**About this task:** Reproduce the records word for word, with nothing left out.

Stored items
>>>>
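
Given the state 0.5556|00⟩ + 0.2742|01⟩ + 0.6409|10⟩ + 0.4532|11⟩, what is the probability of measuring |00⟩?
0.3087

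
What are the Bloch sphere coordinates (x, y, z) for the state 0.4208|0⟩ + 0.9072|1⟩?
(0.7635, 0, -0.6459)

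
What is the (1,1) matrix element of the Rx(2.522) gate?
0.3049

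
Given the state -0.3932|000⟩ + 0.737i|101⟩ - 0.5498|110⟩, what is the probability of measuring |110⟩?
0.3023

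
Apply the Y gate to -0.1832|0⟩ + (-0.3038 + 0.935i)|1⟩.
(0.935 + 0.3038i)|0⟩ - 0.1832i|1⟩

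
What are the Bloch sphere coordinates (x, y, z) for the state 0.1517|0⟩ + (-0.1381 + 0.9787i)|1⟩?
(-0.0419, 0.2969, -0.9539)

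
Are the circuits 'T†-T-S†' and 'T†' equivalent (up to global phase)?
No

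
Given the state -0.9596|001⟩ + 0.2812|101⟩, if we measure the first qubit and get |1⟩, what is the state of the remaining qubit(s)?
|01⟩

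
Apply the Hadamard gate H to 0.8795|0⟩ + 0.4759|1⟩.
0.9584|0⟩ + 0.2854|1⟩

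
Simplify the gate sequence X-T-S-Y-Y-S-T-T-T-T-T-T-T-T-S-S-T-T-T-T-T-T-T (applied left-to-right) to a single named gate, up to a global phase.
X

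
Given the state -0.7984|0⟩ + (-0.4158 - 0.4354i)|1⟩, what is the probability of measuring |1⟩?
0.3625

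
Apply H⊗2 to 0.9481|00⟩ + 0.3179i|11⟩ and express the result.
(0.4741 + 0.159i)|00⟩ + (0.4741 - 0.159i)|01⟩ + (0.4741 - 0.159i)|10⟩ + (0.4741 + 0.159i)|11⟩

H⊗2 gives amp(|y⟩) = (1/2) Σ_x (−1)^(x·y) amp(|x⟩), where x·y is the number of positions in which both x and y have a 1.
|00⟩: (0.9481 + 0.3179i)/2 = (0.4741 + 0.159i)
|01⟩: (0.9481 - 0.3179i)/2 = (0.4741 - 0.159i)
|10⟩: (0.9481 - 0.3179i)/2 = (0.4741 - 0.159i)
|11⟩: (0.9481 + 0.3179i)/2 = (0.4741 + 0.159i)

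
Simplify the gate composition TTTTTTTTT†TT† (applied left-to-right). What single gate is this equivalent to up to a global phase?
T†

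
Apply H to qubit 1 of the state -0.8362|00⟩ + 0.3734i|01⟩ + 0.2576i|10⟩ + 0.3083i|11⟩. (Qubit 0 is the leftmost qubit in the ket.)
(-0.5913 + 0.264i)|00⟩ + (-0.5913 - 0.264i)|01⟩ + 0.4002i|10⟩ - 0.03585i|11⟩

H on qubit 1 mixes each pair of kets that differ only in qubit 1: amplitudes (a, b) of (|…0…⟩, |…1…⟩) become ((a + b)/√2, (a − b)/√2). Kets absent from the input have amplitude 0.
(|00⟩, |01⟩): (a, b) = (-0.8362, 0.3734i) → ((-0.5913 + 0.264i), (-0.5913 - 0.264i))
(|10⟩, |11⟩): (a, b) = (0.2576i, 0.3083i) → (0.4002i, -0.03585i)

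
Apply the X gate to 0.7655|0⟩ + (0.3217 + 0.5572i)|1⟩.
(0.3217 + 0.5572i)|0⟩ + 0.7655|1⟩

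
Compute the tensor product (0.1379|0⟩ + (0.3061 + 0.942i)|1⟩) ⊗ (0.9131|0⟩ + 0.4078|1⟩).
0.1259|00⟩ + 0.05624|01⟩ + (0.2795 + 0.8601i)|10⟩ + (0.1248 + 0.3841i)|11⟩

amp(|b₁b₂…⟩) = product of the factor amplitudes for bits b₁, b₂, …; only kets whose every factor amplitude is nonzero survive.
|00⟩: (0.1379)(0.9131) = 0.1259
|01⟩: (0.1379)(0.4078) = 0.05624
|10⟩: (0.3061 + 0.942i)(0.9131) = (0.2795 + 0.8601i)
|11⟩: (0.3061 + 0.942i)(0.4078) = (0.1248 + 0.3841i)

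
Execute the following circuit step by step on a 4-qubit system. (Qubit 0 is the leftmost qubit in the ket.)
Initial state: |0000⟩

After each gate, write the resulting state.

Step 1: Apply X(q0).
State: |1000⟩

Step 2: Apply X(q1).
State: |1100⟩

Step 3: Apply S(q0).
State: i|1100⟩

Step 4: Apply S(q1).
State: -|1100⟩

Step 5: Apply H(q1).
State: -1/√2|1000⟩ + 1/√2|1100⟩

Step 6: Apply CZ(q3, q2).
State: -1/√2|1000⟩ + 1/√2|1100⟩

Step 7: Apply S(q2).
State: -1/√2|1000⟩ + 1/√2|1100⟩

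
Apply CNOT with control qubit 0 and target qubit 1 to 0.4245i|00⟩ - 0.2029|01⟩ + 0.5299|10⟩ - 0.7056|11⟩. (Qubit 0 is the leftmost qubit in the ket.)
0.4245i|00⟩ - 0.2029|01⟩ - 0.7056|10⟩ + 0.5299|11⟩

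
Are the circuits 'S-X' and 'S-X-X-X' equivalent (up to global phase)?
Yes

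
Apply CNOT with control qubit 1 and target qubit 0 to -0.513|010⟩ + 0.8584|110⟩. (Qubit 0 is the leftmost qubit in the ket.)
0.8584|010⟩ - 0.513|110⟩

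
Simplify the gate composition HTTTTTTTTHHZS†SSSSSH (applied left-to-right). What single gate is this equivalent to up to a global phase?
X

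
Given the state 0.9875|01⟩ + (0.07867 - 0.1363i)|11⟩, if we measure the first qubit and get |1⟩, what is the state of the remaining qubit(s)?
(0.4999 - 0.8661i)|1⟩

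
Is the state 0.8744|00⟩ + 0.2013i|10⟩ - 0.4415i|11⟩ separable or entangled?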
<<<<
**Solved exercise:**
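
Given the state 0.5556|00⟩ + 0.2742|01⟩ + 0.6409|10⟩ + 0.4532|11⟩, what is the probability of measuring |00⟩?
0.3087

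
What are the Bloch sphere coordinates (x, y, z) for the state 0.4208|0⟩ + 0.9072|1⟩?
(0.7635, 0, -0.6459)

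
What is the (1,1) matrix element of the Rx(2.522) gate?
0.3049

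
Given the state -0.3932|000⟩ + 0.737i|101⟩ - 0.5498|110⟩, what is the probability of measuring |110⟩?
0.3023

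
Apply the Y gate to -0.1832|0⟩ + (-0.3038 + 0.935i)|1⟩.
(0.935 + 0.3038i)|0⟩ - 0.1832i|1⟩

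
What are the Bloch sphere coordinates (x, y, z) for the state 0.1517|0⟩ + (-0.1381 + 0.9787i)|1⟩?
(-0.0419, 0.2969, -0.9539)

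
Are the circuits 'T†-T-S†' and 'T†' equivalent (up to global phase)?
No

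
Given the state -0.9596|001⟩ + 0.2812|101⟩, if we measure the first qubit and get |1⟩, what is the state of the remaining qubit(s)?
|01⟩

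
Apply the Hadamard gate H to 0.8795|0⟩ + 0.4759|1⟩.
0.9584|0⟩ + 0.2854|1⟩

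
Simplify the gate sequence X-T-S-Y-Y-S-T-T-T-T-T-T-T-T-S-S-T-T-T-T-T-T-T (applied left-to-right) to a single named gate, up to a global phase.
X

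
Given the state -0.7984|0⟩ + (-0.4158 - 0.4354i)|1⟩, what is the probability of measuring |1⟩?
0.3625

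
Apply H⊗2 to 0.9481|00⟩ + 0.3179i|11⟩ and express the result.
(0.4741 + 0.159i)|00⟩ + (0.4741 - 0.159i)|01⟩ + (0.4741 - 0.159i)|10⟩ + (0.4741 + 0.159i)|11⟩

H⊗2 gives amp(|y⟩) = (1/2) Σ_x (−1)^(x·y) amp(|x⟩), where x·y is the number of positions in which both x and y have a 1.
|00⟩: (0.9481 + 0.3179i)/2 = (0.4741 + 0.159i)
|01⟩: (0.9481 - 0.3179i)/2 = (0.4741 - 0.159i)
|10⟩: (0.9481 - 0.3179i)/2 = (0.4741 - 0.159i)
|11⟩: (0.9481 + 0.3179i)/2 = (0.4741 + 0.159i)

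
Simplify the gate composition TTTTTTTTT†TT† (applied left-to-right). What single gate is this equivalent to up to a global phase?
T†

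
Apply H to qubit 1 of the state -0.8362|00⟩ + 0.3734i|01⟩ + 0.2576i|10⟩ + 0.3083i|11⟩. (Qubit 0 is the leftmost qubit in the ket.)
(-0.5913 + 0.264i)|00⟩ + (-0.5913 - 0.264i)|01⟩ + 0.4002i|10⟩ - 0.03585i|11⟩

H on qubit 1 mixes each pair of kets that differ only in qubit 1: amplitudes (a, b) of (|…0…⟩, |…1…⟩) become ((a + b)/√2, (a − b)/√2). Kets absent from the input have amplitude 0.
(|00⟩, |01⟩): (a, b) = (-0.8362, 0.3734i) → ((-0.5913 + 0.264i), (-0.5913 - 0.264i))
(|10⟩, |11⟩): (a, b) = (0.2576i, 0.3083i) → (0.4002i, -0.03585i)

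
Apply the X gate to 0.7655|0⟩ + (0.3217 + 0.5572i)|1⟩.
(0.3217 + 0.5572i)|0⟩ + 0.7655|1⟩

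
Compute the tensor product (0.1379|0⟩ + (0.3061 + 0.942i)|1⟩) ⊗ (0.9131|0⟩ + 0.4078|1⟩).
0.1259|00⟩ + 0.05624|01⟩ + (0.2795 + 0.8601i)|10⟩ + (0.1248 + 0.3841i)|11⟩

amp(|b₁b₂…⟩) = product of the factor amplitudes for bits b₁, b₂, …; only kets whose every factor amplitude is nonzero survive.
|00⟩: (0.1379)(0.9131) = 0.1259
|01⟩: (0.1379)(0.4078) = 0.05624
|10⟩: (0.3061 + 0.942i)(0.9131) = (0.2795 + 0.8601i)
|11⟩: (0.3061 + 0.942i)(0.4078) = (0.1248 + 0.3841i)

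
Execute the following circuit step by step on a 4-qubit system. (Qubit 0 is the leftmost qubit in the ket.)
Initial state: |0000⟩

After each gate, write the resulting state.

Step 1: Apply X(q0).
State: |1000⟩

Step 2: Apply X(q1).
State: |1100⟩

Step 3: Apply S(q0).
State: i|1100⟩

Step 4: Apply S(q1).
State: -|1100⟩

Step 5: Apply H(q1).
State: -1/√2|1000⟩ + 1/√2|1100⟩

Step 6: Apply CZ(q3, q2).
State: -1/√2|1000⟩ + 1/√2|1100⟩

Step 7: Apply S(q2).
State: -1/√2|1000⟩ + 1/√2|1100⟩

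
Apply CNOT with control qubit 0 and target qubit 1 to 0.4245i|00⟩ - 0.2029|01⟩ + 0.5299|10⟩ - 0.7056|11⟩. (Qubit 0 is the leftmost qubit in the ket.)
0.4245i|00⟩ - 0.2029|01⟩ - 0.7056|10⟩ + 0.5299|11⟩

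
Are the circuits 'S-X' and 'S-X-X-X' equivalent (up to global phase)?
Yes

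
Apply CNOT with control qubit 1 and target qubit 0 to -0.513|010⟩ + 0.8584|110⟩. (Qubit 0 is the leftmost qubit in the ket.)
0.8584|010⟩ - 0.513|110⟩

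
Simplify the gate composition HTTTTTTTTHHZS†SSSSSH (applied left-to-right). What single gate is this equivalent to up to a global phase?
X

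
Given the state 0.9875|01⟩ + (0.07867 - 0.1363i)|11⟩, if we measure the first qubit and get |1⟩, what is the state of the remaining qubit(s)?
(0.4999 - 0.8661i)|1⟩

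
Is the state 0.8744|00⟩ + 0.2013i|10⟩ - 0.4415i|11⟩ separable or entangled?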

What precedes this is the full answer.